Collected data
-*-
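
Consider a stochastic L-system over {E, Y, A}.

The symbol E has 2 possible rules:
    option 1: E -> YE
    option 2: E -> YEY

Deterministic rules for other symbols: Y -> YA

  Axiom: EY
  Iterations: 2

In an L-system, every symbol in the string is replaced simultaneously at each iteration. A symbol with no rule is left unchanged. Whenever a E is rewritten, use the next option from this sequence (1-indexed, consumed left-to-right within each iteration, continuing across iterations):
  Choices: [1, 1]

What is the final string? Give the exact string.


Answer: YAYEYAA

Derivation:
Step 0: EY
Step 1: YEYA  (used choices [1])
Step 2: YAYEYAA  (used choices [1])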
-*-
• _Your assignment_: All of the data above should be reproduced word for word.

• _Solution to this exercise_:
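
Consider a stochastic L-system over {E, Y, A}.

The symbol E has 2 possible rules:
    option 1: E -> YE
    option 2: E -> YEY

Deterministic rules for other symbols: Y -> YA

  Axiom: EY
  Iterations: 2

In an L-system, every symbol in the string is replaced simultaneously at each iteration. A symbol with no rule is left unchanged. Whenever a E is rewritten, use the next option from this sequence (1-indexed, consumed left-to-right within each iteration, continuing across iterations):
  Choices: [1, 1]

What is the final string? Give the exact string.


Answer: YAYEYAA

Derivation:
Step 0: EY
Step 1: YEYA  (used choices [1])
Step 2: YAYEYAA  (used choices [1])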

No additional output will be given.